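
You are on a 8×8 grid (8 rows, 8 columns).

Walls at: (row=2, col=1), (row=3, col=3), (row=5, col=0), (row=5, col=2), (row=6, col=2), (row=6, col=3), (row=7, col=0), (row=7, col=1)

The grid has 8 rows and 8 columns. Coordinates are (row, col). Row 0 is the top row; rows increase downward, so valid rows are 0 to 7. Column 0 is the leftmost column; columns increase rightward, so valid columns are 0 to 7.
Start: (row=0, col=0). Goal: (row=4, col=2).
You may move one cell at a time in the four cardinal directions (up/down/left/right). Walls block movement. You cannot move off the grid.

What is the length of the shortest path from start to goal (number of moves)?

Answer: Shortest path length: 6

Derivation:
BFS from (row=0, col=0) until reaching (row=4, col=2):
  Distance 0: (row=0, col=0)
  Distance 1: (row=0, col=1), (row=1, col=0)
  Distance 2: (row=0, col=2), (row=1, col=1), (row=2, col=0)
  Distance 3: (row=0, col=3), (row=1, col=2), (row=3, col=0)
  Distance 4: (row=0, col=4), (row=1, col=3), (row=2, col=2), (row=3, col=1), (row=4, col=0)
  Distance 5: (row=0, col=5), (row=1, col=4), (row=2, col=3), (row=3, col=2), (row=4, col=1)
  Distance 6: (row=0, col=6), (row=1, col=5), (row=2, col=4), (row=4, col=2), (row=5, col=1)  <- goal reached here
One shortest path (6 moves): (row=0, col=0) -> (row=0, col=1) -> (row=0, col=2) -> (row=1, col=2) -> (row=2, col=2) -> (row=3, col=2) -> (row=4, col=2)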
================
*Directions for this task*
Write out, exactly and with nothing else, the lines of the listing above from its first line through the line with "You may move".

*Solution below*
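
You are on a 8×8 grid (8 rows, 8 columns).

Walls at: (row=2, col=1), (row=3, col=3), (row=5, col=0), (row=5, col=2), (row=6, col=2), (row=6, col=3), (row=7, col=0), (row=7, col=1)

The grid has 8 rows and 8 columns. Coordinates are (row, col). Row 0 is the top row; rows increase downward, so valid rows are 0 to 7. Column 0 is the leftmost column; columns increase rightward, so valid columns are 0 to 7.
Start: (row=0, col=0). Goal: (row=4, col=2).
You may move one cell at a time in the four cardinal directions (up/down/left/right). Walls block movement. You cannot move off the grid.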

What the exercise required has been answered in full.